[Stored items from a collection]
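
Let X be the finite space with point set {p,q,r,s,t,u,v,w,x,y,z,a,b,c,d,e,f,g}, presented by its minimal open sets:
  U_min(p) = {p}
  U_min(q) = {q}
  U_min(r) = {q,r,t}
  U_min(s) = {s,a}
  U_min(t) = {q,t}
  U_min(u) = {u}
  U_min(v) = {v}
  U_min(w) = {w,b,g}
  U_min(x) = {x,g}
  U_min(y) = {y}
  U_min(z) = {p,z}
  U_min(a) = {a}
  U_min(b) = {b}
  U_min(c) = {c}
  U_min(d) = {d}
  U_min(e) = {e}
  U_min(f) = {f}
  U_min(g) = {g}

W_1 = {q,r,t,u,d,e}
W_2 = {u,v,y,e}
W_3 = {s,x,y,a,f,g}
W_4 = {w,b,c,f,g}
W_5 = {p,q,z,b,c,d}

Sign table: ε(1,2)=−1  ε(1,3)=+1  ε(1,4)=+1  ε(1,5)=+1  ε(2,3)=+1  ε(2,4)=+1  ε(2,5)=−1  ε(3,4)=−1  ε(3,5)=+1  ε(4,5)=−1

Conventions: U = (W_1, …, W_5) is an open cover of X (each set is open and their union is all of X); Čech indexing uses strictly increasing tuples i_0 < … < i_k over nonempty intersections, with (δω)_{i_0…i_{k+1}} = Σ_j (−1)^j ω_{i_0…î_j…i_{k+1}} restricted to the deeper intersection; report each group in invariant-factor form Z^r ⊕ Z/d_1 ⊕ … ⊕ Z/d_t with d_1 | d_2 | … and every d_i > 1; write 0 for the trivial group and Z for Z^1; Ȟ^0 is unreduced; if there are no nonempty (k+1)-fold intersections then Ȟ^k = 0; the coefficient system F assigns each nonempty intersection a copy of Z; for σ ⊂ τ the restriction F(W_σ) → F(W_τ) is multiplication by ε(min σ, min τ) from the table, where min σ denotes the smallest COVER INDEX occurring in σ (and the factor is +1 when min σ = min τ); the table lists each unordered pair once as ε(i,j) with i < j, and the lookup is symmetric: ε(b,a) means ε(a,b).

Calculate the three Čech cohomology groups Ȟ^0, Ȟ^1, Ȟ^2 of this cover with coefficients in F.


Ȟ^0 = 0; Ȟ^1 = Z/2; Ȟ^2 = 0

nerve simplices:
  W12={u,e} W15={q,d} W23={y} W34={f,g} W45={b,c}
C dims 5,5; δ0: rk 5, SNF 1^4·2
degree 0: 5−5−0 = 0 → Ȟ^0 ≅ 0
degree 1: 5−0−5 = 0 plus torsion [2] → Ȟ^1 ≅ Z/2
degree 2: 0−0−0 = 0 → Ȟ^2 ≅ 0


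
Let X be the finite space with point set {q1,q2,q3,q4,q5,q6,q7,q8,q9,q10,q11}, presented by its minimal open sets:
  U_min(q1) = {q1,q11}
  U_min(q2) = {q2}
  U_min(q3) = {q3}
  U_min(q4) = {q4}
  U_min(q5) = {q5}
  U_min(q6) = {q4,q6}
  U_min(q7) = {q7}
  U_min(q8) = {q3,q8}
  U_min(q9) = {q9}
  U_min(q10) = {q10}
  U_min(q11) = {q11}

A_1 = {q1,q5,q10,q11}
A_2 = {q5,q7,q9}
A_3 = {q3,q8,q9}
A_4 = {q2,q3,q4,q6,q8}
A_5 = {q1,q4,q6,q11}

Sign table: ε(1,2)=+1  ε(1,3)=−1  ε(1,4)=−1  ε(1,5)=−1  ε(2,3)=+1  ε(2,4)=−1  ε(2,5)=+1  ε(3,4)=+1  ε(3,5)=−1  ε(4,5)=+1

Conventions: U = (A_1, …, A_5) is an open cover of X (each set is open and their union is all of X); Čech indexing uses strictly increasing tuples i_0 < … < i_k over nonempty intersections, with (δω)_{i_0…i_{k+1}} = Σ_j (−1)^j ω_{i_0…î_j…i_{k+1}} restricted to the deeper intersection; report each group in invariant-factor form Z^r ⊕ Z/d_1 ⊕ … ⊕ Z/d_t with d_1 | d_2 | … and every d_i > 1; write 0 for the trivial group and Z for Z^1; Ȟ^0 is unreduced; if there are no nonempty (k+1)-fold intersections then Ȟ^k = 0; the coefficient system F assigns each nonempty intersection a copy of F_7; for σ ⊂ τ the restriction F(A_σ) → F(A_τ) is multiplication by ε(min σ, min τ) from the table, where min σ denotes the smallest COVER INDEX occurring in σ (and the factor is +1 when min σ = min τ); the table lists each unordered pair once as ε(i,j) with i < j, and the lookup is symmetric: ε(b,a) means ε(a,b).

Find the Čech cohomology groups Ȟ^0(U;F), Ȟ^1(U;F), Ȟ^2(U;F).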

*Problem statement:* From the entries above, copy out every line where the string "once" appears.

*Task response:*
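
Conventions: U = (W_1, …, W_5) is an open cover of X (each set is open and their union is all of X); Čech indexing uses strictly increasing tuples i_0 < … < i_k over nonempty intersections, with (δω)_{i_0…i_{k+1}} = Σ_j (−1)^j ω_{i_0…î_j…i_{k+1}} restricted to the deeper intersection; report each group in invariant-factor form Z^r ⊕ Z/d_1 ⊕ … ⊕ Z/d_t with d_1 | d_2 | … and every d_i > 1; write 0 for the trivial group and Z for Z^1; Ȟ^0 is unreduced; if there are no nonempty (k+1)-fold intersections then Ȟ^k = 0; the coefficient system F assigns each nonempty intersection a copy of Z; for σ ⊂ τ the restriction F(W_σ) → F(W_τ) is multiplication by ε(min σ, min τ) from the table, where min σ denotes the smallest COVER INDEX occurring in σ (and the factor is +1 when min σ = min τ); the table lists each unordered pair once as ε(i,j) with i < j, and the lookup is symmetric: ε(b,a) means ε(a,b).
Conventions: U = (A_1, …, A_5) is an open cover of X (each set is open and their union is all of X); Čech indexing uses strictly increasing tuples i_0 < … < i_k over nonempty intersections, with (δω)_{i_0…i_{k+1}} = Σ_j (−1)^j ω_{i_0…î_j…i_{k+1}} restricted to the deeper intersection; report each group in invariant-factor form Z^r ⊕ Z/d_1 ⊕ … ⊕ Z/d_t with d_1 | d_2 | … and every d_i > 1; write 0 for the trivial group and Z for Z^1; Ȟ^0 is unreduced; if there are no nonempty (k+1)-fold intersections then Ȟ^k = 0; the coefficient system F assigns each nonempty intersection a copy of F_7; for σ ⊂ τ the restriction F(A_σ) → F(A_τ) is multiplication by ε(min σ, min τ) from the table, where min σ denotes the smallest COVER INDEX occurring in σ (and the factor is +1 when min σ = min τ); the table lists each unordered pair once as ε(i,j) with i < j, and the lookup is symmetric: ε(b,a) means ε(a,b).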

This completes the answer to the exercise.